== EXERCISE MATERIALS ==

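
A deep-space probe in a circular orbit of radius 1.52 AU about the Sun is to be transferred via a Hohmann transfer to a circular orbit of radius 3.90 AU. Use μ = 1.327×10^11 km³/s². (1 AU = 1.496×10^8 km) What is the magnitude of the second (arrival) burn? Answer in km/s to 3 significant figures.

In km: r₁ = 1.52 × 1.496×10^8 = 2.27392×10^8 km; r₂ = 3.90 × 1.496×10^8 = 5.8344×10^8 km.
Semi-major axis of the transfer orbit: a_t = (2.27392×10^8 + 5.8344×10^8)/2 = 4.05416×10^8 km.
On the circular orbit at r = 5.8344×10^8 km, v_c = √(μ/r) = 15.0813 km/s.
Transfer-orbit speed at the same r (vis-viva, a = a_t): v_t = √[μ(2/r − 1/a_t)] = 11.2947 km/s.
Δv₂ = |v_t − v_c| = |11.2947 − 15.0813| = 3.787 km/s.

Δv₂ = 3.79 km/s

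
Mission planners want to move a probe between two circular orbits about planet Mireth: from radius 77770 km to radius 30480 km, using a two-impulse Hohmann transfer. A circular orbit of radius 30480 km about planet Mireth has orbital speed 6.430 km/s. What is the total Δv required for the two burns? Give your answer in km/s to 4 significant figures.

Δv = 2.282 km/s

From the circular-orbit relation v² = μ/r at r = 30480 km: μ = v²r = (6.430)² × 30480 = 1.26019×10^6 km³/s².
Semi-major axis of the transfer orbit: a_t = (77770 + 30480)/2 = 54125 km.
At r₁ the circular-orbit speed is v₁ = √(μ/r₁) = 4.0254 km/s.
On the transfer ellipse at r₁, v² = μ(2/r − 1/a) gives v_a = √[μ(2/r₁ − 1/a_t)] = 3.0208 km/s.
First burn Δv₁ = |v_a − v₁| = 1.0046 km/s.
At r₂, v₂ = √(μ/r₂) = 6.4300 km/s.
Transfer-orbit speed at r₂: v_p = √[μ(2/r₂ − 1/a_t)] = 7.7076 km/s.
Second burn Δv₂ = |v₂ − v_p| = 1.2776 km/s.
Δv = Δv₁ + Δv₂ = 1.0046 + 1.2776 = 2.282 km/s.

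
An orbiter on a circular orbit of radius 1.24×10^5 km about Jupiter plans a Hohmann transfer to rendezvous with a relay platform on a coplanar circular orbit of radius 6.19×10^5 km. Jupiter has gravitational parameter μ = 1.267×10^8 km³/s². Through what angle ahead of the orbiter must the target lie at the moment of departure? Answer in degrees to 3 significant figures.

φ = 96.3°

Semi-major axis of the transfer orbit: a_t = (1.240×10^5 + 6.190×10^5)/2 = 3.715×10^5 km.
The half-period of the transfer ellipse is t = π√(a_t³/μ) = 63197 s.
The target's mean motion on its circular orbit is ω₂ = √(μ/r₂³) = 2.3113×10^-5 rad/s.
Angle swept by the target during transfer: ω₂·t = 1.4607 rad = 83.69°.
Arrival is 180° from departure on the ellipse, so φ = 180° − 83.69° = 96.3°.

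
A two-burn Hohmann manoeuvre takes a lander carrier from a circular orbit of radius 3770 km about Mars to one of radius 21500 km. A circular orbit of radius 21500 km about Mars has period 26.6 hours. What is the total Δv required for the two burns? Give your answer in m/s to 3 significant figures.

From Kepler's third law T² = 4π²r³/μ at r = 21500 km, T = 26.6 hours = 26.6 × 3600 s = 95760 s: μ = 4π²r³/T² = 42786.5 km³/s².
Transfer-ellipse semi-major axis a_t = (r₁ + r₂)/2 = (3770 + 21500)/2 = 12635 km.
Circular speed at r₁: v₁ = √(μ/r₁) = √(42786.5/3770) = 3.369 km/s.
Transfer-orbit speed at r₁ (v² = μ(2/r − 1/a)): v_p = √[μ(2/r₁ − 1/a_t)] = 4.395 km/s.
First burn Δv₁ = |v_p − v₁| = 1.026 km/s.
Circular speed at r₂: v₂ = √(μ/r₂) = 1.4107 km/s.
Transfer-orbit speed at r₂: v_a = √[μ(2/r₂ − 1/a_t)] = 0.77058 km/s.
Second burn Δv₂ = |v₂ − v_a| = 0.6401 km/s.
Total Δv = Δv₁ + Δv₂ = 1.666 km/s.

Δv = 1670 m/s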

===

From the first line to the last, retype the data exactly.

- _ANSWER FOR THIS EXERCISE_
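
A deep-space probe in a circular orbit of radius 1.52 AU about the Sun is to be transferred via a Hohmann transfer to a circular orbit of radius 3.90 AU. Use μ = 1.327×10^11 km³/s². (1 AU = 1.496×10^8 km) What is the magnitude of the second (arrival) burn? Answer in km/s to 3 significant figures.

In km: r₁ = 1.52 × 1.496×10^8 = 2.27392×10^8 km; r₂ = 3.90 × 1.496×10^8 = 5.8344×10^8 km.
Semi-major axis of the transfer orbit: a_t = (2.27392×10^8 + 5.8344×10^8)/2 = 4.05416×10^8 km.
On the circular orbit at r = 5.8344×10^8 km, v_c = √(μ/r) = 15.0813 km/s.
Transfer-orbit speed at the same r (vis-viva, a = a_t): v_t = √[μ(2/r − 1/a_t)] = 11.2947 km/s.
Δv₂ = |v_t − v_c| = |11.2947 − 15.0813| = 3.787 km/s.

Δv₂ = 3.79 km/s

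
Mission planners want to move a probe between two circular orbits about planet Mireth: from radius 77770 km to radius 30480 km, using a two-impulse Hohmann transfer. A circular orbit of radius 30480 km about planet Mireth has orbital speed 6.430 km/s. What is the total Δv required for the two burns? Give your answer in km/s to 4 significant figures.

Δv = 2.282 km/s

From the circular-orbit relation v² = μ/r at r = 30480 km: μ = v²r = (6.430)² × 30480 = 1.26019×10^6 km³/s².
Semi-major axis of the transfer orbit: a_t = (77770 + 30480)/2 = 54125 km.
At r₁ the circular-orbit speed is v₁ = √(μ/r₁) = 4.0254 km/s.
On the transfer ellipse at r₁, v² = μ(2/r − 1/a) gives v_a = √[μ(2/r₁ − 1/a_t)] = 3.0208 km/s.
First burn Δv₁ = |v_a − v₁| = 1.0046 km/s.
At r₂, v₂ = √(μ/r₂) = 6.4300 km/s.
Transfer-orbit speed at r₂: v_p = √[μ(2/r₂ − 1/a_t)] = 7.7076 km/s.
Second burn Δv₂ = |v₂ − v_p| = 1.2776 km/s.
Δv = Δv₁ + Δv₂ = 1.0046 + 1.2776 = 2.282 km/s.

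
An orbiter on a circular orbit of radius 1.24×10^5 km about Jupiter plans a Hohmann transfer to rendezvous with a relay platform on a coplanar circular orbit of radius 6.19×10^5 km. Jupiter has gravitational parameter μ = 1.267×10^8 km³/s². Through what angle ahead of the orbiter must the target lie at the moment of departure? Answer in degrees to 3 significant figures.

φ = 96.3°

Semi-major axis of the transfer orbit: a_t = (1.240×10^5 + 6.190×10^5)/2 = 3.715×10^5 km.
The half-period of the transfer ellipse is t = π√(a_t³/μ) = 63197 s.
The target's mean motion on its circular orbit is ω₂ = √(μ/r₂³) = 2.3113×10^-5 rad/s.
Angle swept by the target during transfer: ω₂·t = 1.4607 rad = 83.69°.
Arrival is 180° from departure on the ellipse, so φ = 180° − 83.69° = 96.3°.

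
A two-burn Hohmann manoeuvre takes a lander carrier from a circular orbit of radius 3770 km about Mars to one of radius 21500 km. A circular orbit of radius 21500 km about Mars has period 26.6 hours. What is the total Δv required for the two burns? Give your answer in m/s to 3 significant figures.

From Kepler's third law T² = 4π²r³/μ at r = 21500 km, T = 26.6 hours = 26.6 × 3600 s = 95760 s: μ = 4π²r³/T² = 42786.5 km³/s².
Transfer-ellipse semi-major axis a_t = (r₁ + r₂)/2 = (3770 + 21500)/2 = 12635 km.
Circular speed at r₁: v₁ = √(μ/r₁) = √(42786.5/3770) = 3.369 km/s.
Transfer-orbit speed at r₁ (v² = μ(2/r − 1/a)): v_p = √[μ(2/r₁ − 1/a_t)] = 4.395 km/s.
First burn Δv₁ = |v_p − v₁| = 1.026 km/s.
Circular speed at r₂: v₂ = √(μ/r₂) = 1.4107 km/s.
Transfer-orbit speed at r₂: v_a = √[μ(2/r₂ − 1/a_t)] = 0.77058 km/s.
Second burn Δv₂ = |v₂ − v_a| = 0.6401 km/s.
Total Δv = Δv₁ + Δv₂ = 1.666 km/s.

Δv = 1670 m/s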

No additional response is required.